- [What the task requires]: Print out the data below with every line intact.

- [Records]:

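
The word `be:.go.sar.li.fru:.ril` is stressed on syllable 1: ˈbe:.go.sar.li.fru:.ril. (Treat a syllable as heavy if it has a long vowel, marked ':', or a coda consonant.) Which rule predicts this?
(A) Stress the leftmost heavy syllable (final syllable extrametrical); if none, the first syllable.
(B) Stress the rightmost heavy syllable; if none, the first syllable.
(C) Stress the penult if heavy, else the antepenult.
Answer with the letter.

A

Rule A → syllable 1 ✓.
Rule B → syllable 6 (observed: 1).
Rule C → syllable 5 (observed: 1).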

- [Solution to the exercise]:
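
The word `be:.go.sar.li.fru:.ril` is stressed on syllable 1: ˈbe:.go.sar.li.fru:.ril. (Treat a syllable as heavy if it has a long vowel, marked ':', or a coda consonant.) Which rule predicts this?
(A) Stress the leftmost heavy syllable (final syllable extrametrical); if none, the first syllable.
(B) Stress the rightmost heavy syllable; if none, the first syllable.
(C) Stress the penult if heavy, else the antepenult.
Answer with the letter.

A

Rule A → syllable 1 ✓.
Rule B → syllable 6 (observed: 1).
Rule C → syllable 5 (observed: 1).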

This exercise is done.